What you need to do: In the records that follow, how many lines contain the word "Here"? Give only that figure.

(Saved entries)
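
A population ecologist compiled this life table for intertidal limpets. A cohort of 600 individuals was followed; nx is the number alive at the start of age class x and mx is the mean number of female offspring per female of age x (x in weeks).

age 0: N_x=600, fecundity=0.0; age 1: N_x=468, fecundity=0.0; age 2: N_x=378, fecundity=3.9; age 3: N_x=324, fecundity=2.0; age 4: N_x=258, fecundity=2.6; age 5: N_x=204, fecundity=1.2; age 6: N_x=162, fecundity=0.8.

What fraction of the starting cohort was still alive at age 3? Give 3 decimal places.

l_3 = n_3/n_0 = 324/600 = 0.54 → 0.540

0.540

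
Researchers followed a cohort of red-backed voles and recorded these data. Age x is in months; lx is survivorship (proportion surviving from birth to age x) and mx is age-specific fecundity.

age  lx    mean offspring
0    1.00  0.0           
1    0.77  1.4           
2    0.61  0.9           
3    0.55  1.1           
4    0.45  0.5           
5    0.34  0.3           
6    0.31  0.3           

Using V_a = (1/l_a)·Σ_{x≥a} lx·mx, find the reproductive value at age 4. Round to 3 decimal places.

lx·mx for x ≥ 4: 0.225, 0.102, 0.093 → sum = 0.42
V_4 = 0.42 / l_4 = 0.42 / 0.45 = 0.933333… → 0.933

0.933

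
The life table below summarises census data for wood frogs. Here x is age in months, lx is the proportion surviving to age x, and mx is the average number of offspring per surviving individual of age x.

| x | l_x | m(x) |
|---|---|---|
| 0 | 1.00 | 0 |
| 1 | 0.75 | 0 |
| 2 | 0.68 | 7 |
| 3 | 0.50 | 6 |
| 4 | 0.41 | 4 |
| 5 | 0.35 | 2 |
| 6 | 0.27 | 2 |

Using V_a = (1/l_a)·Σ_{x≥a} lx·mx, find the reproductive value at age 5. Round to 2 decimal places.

3.54

lx·mx for x ≥ 5: 0.7, 0.54 → sum = 1.24
V_5 = 1.24 / l_5 = 1.24 / 0.35 = 3.542857… → 3.54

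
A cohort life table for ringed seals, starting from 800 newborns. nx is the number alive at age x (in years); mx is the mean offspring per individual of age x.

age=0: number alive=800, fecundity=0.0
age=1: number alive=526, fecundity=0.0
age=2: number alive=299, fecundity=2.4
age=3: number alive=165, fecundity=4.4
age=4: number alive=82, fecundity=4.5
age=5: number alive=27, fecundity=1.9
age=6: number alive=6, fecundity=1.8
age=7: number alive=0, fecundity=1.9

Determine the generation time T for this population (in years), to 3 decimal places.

lx = nx/n0 = nx/800: 1, 0.6575, 0.37375, 0.20625, 0.1025, 0.03375, 0.0075, 0
lx·mx: 0, 0, 0.897, 0.9075, 0.46125, 0.064125, 0.0135, 0 → R0 = 2.343375
x·lx·mx: 0, 0, 1.794, 2.7225, 1.845, 0.320625, 0.081, 0 → Σ = 6.763125
T = 6.763125 / 2.343375 = 2.886062… → 2.886

2.886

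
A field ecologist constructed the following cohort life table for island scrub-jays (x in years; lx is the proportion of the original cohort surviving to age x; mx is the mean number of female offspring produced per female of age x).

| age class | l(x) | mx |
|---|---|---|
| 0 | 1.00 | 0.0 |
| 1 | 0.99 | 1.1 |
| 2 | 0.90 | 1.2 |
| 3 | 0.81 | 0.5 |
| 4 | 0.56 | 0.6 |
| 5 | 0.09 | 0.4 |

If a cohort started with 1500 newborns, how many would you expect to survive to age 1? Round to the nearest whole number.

1485

Expected survivors = N0 · l_1 = 1500 × 0.99 = 1485 → 1485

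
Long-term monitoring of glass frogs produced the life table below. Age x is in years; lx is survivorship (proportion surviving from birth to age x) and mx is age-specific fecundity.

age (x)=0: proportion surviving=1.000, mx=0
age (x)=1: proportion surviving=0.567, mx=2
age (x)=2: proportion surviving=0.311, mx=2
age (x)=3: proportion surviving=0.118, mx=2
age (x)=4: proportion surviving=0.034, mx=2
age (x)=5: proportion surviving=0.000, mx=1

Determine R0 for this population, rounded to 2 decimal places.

2.06

lx·mx by age: 0, 1.134, 0.622, 0.236, 0.068, 0
R0 = Σ lx·mx = 2.06 → 2.06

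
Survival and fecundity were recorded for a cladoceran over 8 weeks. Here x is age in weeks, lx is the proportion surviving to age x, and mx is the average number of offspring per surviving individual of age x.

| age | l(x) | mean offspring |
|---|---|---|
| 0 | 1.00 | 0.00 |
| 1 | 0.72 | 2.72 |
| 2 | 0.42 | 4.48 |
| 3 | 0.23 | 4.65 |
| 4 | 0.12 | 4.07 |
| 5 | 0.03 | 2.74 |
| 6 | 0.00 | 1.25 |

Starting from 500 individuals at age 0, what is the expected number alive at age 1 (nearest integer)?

360

Expected survivors = N0 · l_1 = 500 × 0.72 = 360 → 360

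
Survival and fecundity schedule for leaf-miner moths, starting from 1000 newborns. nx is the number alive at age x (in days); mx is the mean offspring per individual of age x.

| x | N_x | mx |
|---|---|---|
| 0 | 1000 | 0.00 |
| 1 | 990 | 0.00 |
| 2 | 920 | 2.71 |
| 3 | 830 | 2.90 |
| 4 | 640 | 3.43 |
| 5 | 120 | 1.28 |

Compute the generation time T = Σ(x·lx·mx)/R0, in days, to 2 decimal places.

3.00

lx = nx/n0 = nx/1000: 1, 0.99, 0.92, 0.83, 0.64, 0.12
lx·mx: 0, 0, 2.4932, 2.407, 2.1952, 0.1536 → R0 = 7.249
x·lx·mx: 0, 0, 4.9864, 7.221, 8.7808, 0.768 → Σ = 21.7562
T = 21.7562 / 7.249 = 3.001269… → 3.00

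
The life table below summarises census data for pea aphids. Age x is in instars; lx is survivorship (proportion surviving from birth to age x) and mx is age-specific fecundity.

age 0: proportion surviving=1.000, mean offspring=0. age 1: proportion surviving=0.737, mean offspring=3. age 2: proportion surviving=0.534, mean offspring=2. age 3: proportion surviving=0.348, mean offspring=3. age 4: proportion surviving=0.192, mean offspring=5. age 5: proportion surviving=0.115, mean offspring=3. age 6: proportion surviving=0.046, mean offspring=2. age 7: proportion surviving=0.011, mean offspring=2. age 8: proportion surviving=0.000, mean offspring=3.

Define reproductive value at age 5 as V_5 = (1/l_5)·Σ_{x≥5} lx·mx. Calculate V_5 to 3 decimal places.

lx·mx for x ≥ 5: 0.345, 0.092, 0.022, 0 → sum = 0.459
V_5 = 0.459 / l_5 = 0.459 / 0.115 = 3.991304… → 3.991

3.991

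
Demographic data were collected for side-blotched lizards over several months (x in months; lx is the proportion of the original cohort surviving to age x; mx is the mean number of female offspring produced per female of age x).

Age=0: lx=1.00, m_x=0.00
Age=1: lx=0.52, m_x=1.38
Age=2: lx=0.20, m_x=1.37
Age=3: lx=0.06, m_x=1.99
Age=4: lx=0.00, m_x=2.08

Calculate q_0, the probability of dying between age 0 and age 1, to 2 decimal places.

q_0 = (l_0 − l_1) / l_0 = (1 − 0.52) / 1
     = 0.48 / 1 = 0.48 → 0.48

0.48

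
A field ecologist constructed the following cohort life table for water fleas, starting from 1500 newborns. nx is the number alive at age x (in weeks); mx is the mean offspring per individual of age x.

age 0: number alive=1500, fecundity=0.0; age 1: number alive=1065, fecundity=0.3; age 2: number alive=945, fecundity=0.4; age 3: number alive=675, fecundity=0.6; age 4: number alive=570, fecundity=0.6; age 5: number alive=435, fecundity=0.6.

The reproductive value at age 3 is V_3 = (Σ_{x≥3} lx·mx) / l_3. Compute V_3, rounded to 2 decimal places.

lx = nx/n0 = nx/1500: 1, 0.71, 0.63, 0.45, 0.38, 0.29
lx·mx for x ≥ 3: 0.27, 0.228, 0.174 → sum = 0.672
V_3 = 0.672 / l_3 = 0.672 / 0.45 = 1.493333… → 1.49

1.49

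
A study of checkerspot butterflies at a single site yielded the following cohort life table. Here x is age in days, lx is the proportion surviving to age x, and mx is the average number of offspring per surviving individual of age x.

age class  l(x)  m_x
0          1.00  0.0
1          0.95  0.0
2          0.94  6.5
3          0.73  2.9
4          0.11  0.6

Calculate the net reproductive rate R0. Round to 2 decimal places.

8.29

lx·mx by age: 0, 0, 6.11, 2.117, 0.066
R0 = Σ lx·mx = 8.293 → 8.29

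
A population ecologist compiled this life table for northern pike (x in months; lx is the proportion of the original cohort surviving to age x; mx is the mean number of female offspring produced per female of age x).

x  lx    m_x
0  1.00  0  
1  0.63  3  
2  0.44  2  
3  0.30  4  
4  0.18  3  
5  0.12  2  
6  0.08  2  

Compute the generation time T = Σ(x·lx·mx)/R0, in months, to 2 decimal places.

lx·mx: 0, 1.89, 0.88, 1.2, 0.54, 0.24, 0.16 → R0 = 4.91
x·lx·mx: 0, 1.89, 1.76, 3.6, 2.16, 1.2, 0.96 → Σ = 11.57
T = 11.57 / 4.91 = 2.356415… → 2.36

2.36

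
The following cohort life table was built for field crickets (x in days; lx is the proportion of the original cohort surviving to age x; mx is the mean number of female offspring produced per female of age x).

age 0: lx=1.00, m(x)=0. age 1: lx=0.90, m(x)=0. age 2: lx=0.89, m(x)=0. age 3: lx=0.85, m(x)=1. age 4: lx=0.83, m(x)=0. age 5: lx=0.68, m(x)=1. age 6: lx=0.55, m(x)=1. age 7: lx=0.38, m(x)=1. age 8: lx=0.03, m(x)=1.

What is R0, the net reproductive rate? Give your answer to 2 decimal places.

lx·mx by age: 0, 0, 0, 0.85, 0, 0.68, 0.55, 0.38, 0.03
R0 = Σ lx·mx = 2.49 → 2.49

2.49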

Response area: 3